→ **DATASET ENTRIES**
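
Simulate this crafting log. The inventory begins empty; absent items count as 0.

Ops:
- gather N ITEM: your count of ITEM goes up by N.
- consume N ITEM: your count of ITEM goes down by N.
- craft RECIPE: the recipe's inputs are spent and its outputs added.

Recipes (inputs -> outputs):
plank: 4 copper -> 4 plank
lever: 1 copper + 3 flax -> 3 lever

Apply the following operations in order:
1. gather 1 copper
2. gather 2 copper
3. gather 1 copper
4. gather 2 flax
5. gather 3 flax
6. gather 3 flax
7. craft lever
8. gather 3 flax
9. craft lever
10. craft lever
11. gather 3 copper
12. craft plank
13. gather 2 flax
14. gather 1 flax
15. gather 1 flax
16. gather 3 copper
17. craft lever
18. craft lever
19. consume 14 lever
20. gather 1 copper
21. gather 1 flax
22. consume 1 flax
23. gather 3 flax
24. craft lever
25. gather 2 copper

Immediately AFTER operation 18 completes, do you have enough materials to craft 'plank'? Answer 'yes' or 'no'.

After 1 (gather 1 copper): copper=1
After 2 (gather 2 copper): copper=3
After 3 (gather 1 copper): copper=4
After 4 (gather 2 flax): copper=4 flax=2
After 5 (gather 3 flax): copper=4 flax=5
After 6 (gather 3 flax): copper=4 flax=8
After 7 (craft lever): copper=3 flax=5 lever=3
After 8 (gather 3 flax): copper=3 flax=8 lever=3
After 9 (craft lever): copper=2 flax=5 lever=6
After 10 (craft lever): copper=1 flax=2 lever=9
After 11 (gather 3 copper): copper=4 flax=2 lever=9
After 12 (craft plank): flax=2 lever=9 plank=4
After 13 (gather 2 flax): flax=4 lever=9 plank=4
After 14 (gather 1 flax): flax=5 lever=9 plank=4
After 15 (gather 1 flax): flax=6 lever=9 plank=4
After 16 (gather 3 copper): copper=3 flax=6 lever=9 plank=4
After 17 (craft lever): copper=2 flax=3 lever=12 plank=4
After 18 (craft lever): copper=1 lever=15 plank=4

Answer: no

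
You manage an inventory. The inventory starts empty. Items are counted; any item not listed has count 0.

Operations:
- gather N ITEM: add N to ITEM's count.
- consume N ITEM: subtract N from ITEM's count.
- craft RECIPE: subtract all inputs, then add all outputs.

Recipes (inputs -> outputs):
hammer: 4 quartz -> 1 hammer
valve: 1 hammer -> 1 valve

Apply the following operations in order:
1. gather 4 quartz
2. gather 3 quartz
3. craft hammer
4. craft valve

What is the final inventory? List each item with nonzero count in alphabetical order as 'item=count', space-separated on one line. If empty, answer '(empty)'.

Answer: quartz=3 valve=1

Derivation:
After 1 (gather 4 quartz): quartz=4
After 2 (gather 3 quartz): quartz=7
After 3 (craft hammer): hammer=1 quartz=3
After 4 (craft valve): quartz=3 valve=1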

→ **EXERCISE**
Your task is to extract the lines running from the one with "You manage an" to the end of the material, inclusive, copying each exactly and adding nothing.

→ **FINAL ANSWER**
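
You manage an inventory. The inventory starts empty. Items are counted; any item not listed has count 0.

Operations:
- gather N ITEM: add N to ITEM's count.
- consume N ITEM: subtract N from ITEM's count.
- craft RECIPE: subtract all inputs, then add all outputs.

Recipes (inputs -> outputs):
hammer: 4 quartz -> 1 hammer
valve: 1 hammer -> 1 valve

Apply the following operations in order:
1. gather 4 quartz
2. gather 3 quartz
3. craft hammer
4. craft valve

What is the final inventory? List each item with nonzero count in alphabetical order as 'item=count', space-separated on one line. If empty, answer '(empty)'.

Answer: quartz=3 valve=1

Derivation:
After 1 (gather 4 quartz): quartz=4
After 2 (gather 3 quartz): quartz=7
After 3 (craft hammer): hammer=1 quartz=3
After 4 (craft valve): quartz=3 valve=1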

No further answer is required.